(Beginning of Data)

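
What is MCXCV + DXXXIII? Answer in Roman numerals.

MCXCV = 1195
DXXXIII = 533
1195 + 533 = 1728

MDCCXXVIII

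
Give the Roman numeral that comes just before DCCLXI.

DCCLXI = 761; previous is 760

DCCLX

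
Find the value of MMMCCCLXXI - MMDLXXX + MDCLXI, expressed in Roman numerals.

MMMCCCLXXI = 3371, MMDLXXX = 2580, MDCLXI = 1661
3371 - 2580 = 791
791 + 1661 = 2452

MMCDLII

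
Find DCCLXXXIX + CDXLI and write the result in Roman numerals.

DCCLXXXIX = 789
CDXLI = 441
789 + 441 = 1230

MCCXXX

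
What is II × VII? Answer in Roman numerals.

II = 2
VII = 7
2 × 7 = 14

XIV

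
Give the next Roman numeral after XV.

XV = 15; next is 16

XVI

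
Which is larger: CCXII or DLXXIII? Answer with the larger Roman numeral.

CCXII = 212
DLXXIII = 573
573 is larger

DLXXIII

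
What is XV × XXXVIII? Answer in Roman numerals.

XV = 15
XXXVIII = 38
15 × 38 = 570

DLXX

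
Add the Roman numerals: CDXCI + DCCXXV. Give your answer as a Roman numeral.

CDXCI = 491
DCCXXV = 725
491 + 725 = 1216

MCCXVI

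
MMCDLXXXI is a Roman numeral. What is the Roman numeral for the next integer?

MMCDLXXXI = 2481; next is 2482

MMCDLXXXII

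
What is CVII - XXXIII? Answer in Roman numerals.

CVII = 107
XXXIII = 33
107 - 33 = 74

LXXIV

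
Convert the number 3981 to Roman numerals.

Convert 3981 to Roman numerals:
  3981 contains 3×1000 (MMM)
  981 contains 1×900 (CM)
  81 contains 1×50 (L)
  31 contains 3×10 (XXX)
  1 contains 1×1 (I)

MMMCMLXXXI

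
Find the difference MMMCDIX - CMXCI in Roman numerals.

MMMCDIX = 3409
CMXCI = 991
3409 - 991 = 2418

MMCDXVIII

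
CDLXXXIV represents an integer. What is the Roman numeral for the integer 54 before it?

CDLXXXIV = 484
484 - 54 = 430

CDXXX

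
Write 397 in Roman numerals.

Convert 397 to Roman numerals:
  397 contains 3×100 (CCC)
  97 contains 1×90 (XC)
  7 contains 1×5 (V)
  2 contains 2×1 (II)

CCCXCVII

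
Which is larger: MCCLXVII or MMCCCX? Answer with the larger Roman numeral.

MCCLXVII = 1267
MMCCCX = 2310
2310 is larger

MMCCCX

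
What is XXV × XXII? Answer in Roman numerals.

XXV = 25
XXII = 22
25 × 22 = 550

DL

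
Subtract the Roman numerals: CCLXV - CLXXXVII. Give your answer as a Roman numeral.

CCLXV = 265
CLXXXVII = 187
265 - 187 = 78

LXXVIII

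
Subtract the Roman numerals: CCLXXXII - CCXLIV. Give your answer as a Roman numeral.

CCLXXXII = 282
CCXLIV = 244
282 - 244 = 38

XXXVIII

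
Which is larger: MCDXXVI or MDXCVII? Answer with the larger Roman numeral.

MCDXXVI = 1426
MDXCVII = 1597
1597 is larger

MDXCVII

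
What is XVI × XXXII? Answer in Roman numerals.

XVI = 16
XXXII = 32
16 × 32 = 512

DXII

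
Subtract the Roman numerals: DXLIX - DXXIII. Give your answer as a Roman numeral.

DXLIX = 549
DXXIII = 523
549 - 523 = 26

XXVI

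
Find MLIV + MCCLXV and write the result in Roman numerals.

MLIV = 1054
MCCLXV = 1265
1054 + 1265 = 2319

MMCCCXIX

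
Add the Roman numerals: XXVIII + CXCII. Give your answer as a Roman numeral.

XXVIII = 28
CXCII = 192
28 + 192 = 220

CCXX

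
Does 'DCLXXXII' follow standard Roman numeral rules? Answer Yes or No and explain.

'DCLXXXII': Check the rules: uses only the symbols I, V, X, L, C, D, M; no symbol is repeated more than three times in a row; V, L and D each appear at most once; no smaller symbol precedes a larger one (values never increase from left to right). Value: D (500) + C (100) + L (50) + X (10) + X (10) + X (10) + I (1) + I (1) = 682. So it is a valid standard Roman numeral.

Yes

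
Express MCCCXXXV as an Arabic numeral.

MCCCXXXV: M=1000, C=100, C=100, C=100, X=10, X=10, X=10, V=5
1000 + 100 + 100 + 100 + 10 + 10 + 10 + 5 = 1335

1335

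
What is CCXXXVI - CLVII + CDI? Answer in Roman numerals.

CCXXXVI = 236, CLVII = 157, CDI = 401
236 - 157 = 79
79 + 401 = 480

CDLXXX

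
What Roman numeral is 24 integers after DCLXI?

DCLXI = 661
661 + 24 = 685

DCLXXXV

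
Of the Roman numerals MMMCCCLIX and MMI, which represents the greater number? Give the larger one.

MMMCCCLIX = 3359
MMI = 2001
3359 is larger

MMMCCCLIX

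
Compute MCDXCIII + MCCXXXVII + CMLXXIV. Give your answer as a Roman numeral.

MCDXCIII = 1493, MCCXXXVII = 1237, CMLXXIV = 974
1493 + 1237 = 2730
2730 + 974 = 3704

MMMDCCIV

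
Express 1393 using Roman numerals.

Convert 1393 to Roman numerals:
  1393 contains 1×1000 (M)
  393 contains 3×100 (CCC)
  93 contains 1×90 (XC)
  3 contains 3×1 (III)

MCCCXCIII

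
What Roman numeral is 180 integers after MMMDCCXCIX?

MMMDCCXCIX = 3799
3799 + 180 = 3979

MMMCMLXXIX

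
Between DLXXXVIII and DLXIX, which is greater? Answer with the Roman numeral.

DLXXXVIII = 588
DLXIX = 569
588 is larger

DLXXXVIII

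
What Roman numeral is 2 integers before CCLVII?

CCLVII = 257
257 - 2 = 255

CCLV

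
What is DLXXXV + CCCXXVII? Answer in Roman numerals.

DLXXXV = 585
CCCXXVII = 327
585 + 327 = 912

CMXII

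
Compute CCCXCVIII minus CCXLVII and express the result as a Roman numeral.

CCCXCVIII = 398
CCXLVII = 247
398 - 247 = 151

CLI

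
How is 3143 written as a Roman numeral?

Convert 3143 to Roman numerals:
  3143 contains 3×1000 (MMM)
  143 contains 1×100 (C)
  43 contains 1×40 (XL)
  3 contains 3×1 (III)

MMMCXLIII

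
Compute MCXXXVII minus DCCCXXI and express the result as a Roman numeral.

MCXXXVII = 1137
DCCCXXI = 821
1137 - 821 = 316

CCCXVI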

(End of Data)

* _Problem description_: Give back the data exactly.

* _Response area_:
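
What is MCXCV + DXXXIII? Answer in Roman numerals.

MCXCV = 1195
DXXXIII = 533
1195 + 533 = 1728

MDCCXXVIII

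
Give the Roman numeral that comes just before DCCLXI.

DCCLXI = 761; previous is 760

DCCLX

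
Find the value of MMMCCCLXXI - MMDLXXX + MDCLXI, expressed in Roman numerals.

MMMCCCLXXI = 3371, MMDLXXX = 2580, MDCLXI = 1661
3371 - 2580 = 791
791 + 1661 = 2452

MMCDLII

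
Find DCCLXXXIX + CDXLI and write the result in Roman numerals.

DCCLXXXIX = 789
CDXLI = 441
789 + 441 = 1230

MCCXXX

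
What is II × VII? Answer in Roman numerals.

II = 2
VII = 7
2 × 7 = 14

XIV

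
Give the next Roman numeral after XV.

XV = 15; next is 16

XVI

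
Which is larger: CCXII or DLXXIII? Answer with the larger Roman numeral.

CCXII = 212
DLXXIII = 573
573 is larger

DLXXIII

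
What is XV × XXXVIII? Answer in Roman numerals.

XV = 15
XXXVIII = 38
15 × 38 = 570

DLXX

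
Add the Roman numerals: CDXCI + DCCXXV. Give your answer as a Roman numeral.

CDXCI = 491
DCCXXV = 725
491 + 725 = 1216

MCCXVI

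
MMCDLXXXI is a Roman numeral. What is the Roman numeral for the next integer?

MMCDLXXXI = 2481; next is 2482

MMCDLXXXII

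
What is CVII - XXXIII? Answer in Roman numerals.

CVII = 107
XXXIII = 33
107 - 33 = 74

LXXIV

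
Convert the number 3981 to Roman numerals.

Convert 3981 to Roman numerals:
  3981 contains 3×1000 (MMM)
  981 contains 1×900 (CM)
  81 contains 1×50 (L)
  31 contains 3×10 (XXX)
  1 contains 1×1 (I)

MMMCMLXXXI

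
Find the difference MMMCDIX - CMXCI in Roman numerals.

MMMCDIX = 3409
CMXCI = 991
3409 - 991 = 2418

MMCDXVIII

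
CDLXXXIV represents an integer. What is the Roman numeral for the integer 54 before it?

CDLXXXIV = 484
484 - 54 = 430

CDXXX

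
Write 397 in Roman numerals.

Convert 397 to Roman numerals:
  397 contains 3×100 (CCC)
  97 contains 1×90 (XC)
  7 contains 1×5 (V)
  2 contains 2×1 (II)

CCCXCVII

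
Which is larger: MCCLXVII or MMCCCX? Answer with the larger Roman numeral.

MCCLXVII = 1267
MMCCCX = 2310
2310 is larger

MMCCCX

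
What is XXV × XXII? Answer in Roman numerals.

XXV = 25
XXII = 22
25 × 22 = 550

DL

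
Subtract the Roman numerals: CCLXV - CLXXXVII. Give your answer as a Roman numeral.

CCLXV = 265
CLXXXVII = 187
265 - 187 = 78

LXXVIII

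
Subtract the Roman numerals: CCLXXXII - CCXLIV. Give your answer as a Roman numeral.

CCLXXXII = 282
CCXLIV = 244
282 - 244 = 38

XXXVIII

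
Which is larger: MCDXXVI or MDXCVII? Answer with the larger Roman numeral.

MCDXXVI = 1426
MDXCVII = 1597
1597 is larger

MDXCVII

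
What is XVI × XXXII? Answer in Roman numerals.

XVI = 16
XXXII = 32
16 × 32 = 512

DXII

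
Subtract the Roman numerals: DXLIX - DXXIII. Give your answer as a Roman numeral.

DXLIX = 549
DXXIII = 523
549 - 523 = 26

XXVI

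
Find MLIV + MCCLXV and write the result in Roman numerals.

MLIV = 1054
MCCLXV = 1265
1054 + 1265 = 2319

MMCCCXIX

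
Add the Roman numerals: XXVIII + CXCII. Give your answer as a Roman numeral.

XXVIII = 28
CXCII = 192
28 + 192 = 220

CCXX

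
Does 'DCLXXXII' follow standard Roman numeral rules? Answer Yes or No and explain.

'DCLXXXII': Check the rules: uses only the symbols I, V, X, L, C, D, M; no symbol is repeated more than three times in a row; V, L and D each appear at most once; no smaller symbol precedes a larger one (values never increase from left to right). Value: D (500) + C (100) + L (50) + X (10) + X (10) + X (10) + I (1) + I (1) = 682. So it is a valid standard Roman numeral.

Yes

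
Express MCCCXXXV as an Arabic numeral.

MCCCXXXV: M=1000, C=100, C=100, C=100, X=10, X=10, X=10, V=5
1000 + 100 + 100 + 100 + 10 + 10 + 10 + 5 = 1335

1335

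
What is CCXXXVI - CLVII + CDI? Answer in Roman numerals.

CCXXXVI = 236, CLVII = 157, CDI = 401
236 - 157 = 79
79 + 401 = 480

CDLXXX

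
What Roman numeral is 24 integers after DCLXI?

DCLXI = 661
661 + 24 = 685

DCLXXXV

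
Of the Roman numerals MMMCCCLIX and MMI, which represents the greater number? Give the larger one.

MMMCCCLIX = 3359
MMI = 2001
3359 is larger

MMMCCCLIX

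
Compute MCDXCIII + MCCXXXVII + CMLXXIV. Give your answer as a Roman numeral.

MCDXCIII = 1493, MCCXXXVII = 1237, CMLXXIV = 974
1493 + 1237 = 2730
2730 + 974 = 3704

MMMDCCIV

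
Express 1393 using Roman numerals.

Convert 1393 to Roman numerals:
  1393 contains 1×1000 (M)
  393 contains 3×100 (CCC)
  93 contains 1×90 (XC)
  3 contains 3×1 (III)

MCCCXCIII

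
What Roman numeral is 180 integers after MMMDCCXCIX?

MMMDCCXCIX = 3799
3799 + 180 = 3979

MMMCMLXXIX

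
Between DLXXXVIII and DLXIX, which is greater? Answer with the Roman numeral.

DLXXXVIII = 588
DLXIX = 569
588 is larger

DLXXXVIII

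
What Roman numeral is 2 integers before CCLVII?

CCLVII = 257
257 - 2 = 255

CCLV

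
What is DLXXXV + CCCXXVII? Answer in Roman numerals.

DLXXXV = 585
CCCXXVII = 327
585 + 327 = 912

CMXII

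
Compute CCCXCVIII minus CCXLVII and express the result as a Roman numeral.

CCCXCVIII = 398
CCXLVII = 247
398 - 247 = 151

CLI

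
How is 3143 written as a Roman numeral?

Convert 3143 to Roman numerals:
  3143 contains 3×1000 (MMM)
  143 contains 1×100 (C)
  43 contains 1×40 (XL)
  3 contains 3×1 (III)

MMMCXLIII

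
Compute MCXXXVII minus DCCCXXI and express the result as a Roman numeral.

MCXXXVII = 1137
DCCCXXI = 821
1137 - 821 = 316

CCCXVI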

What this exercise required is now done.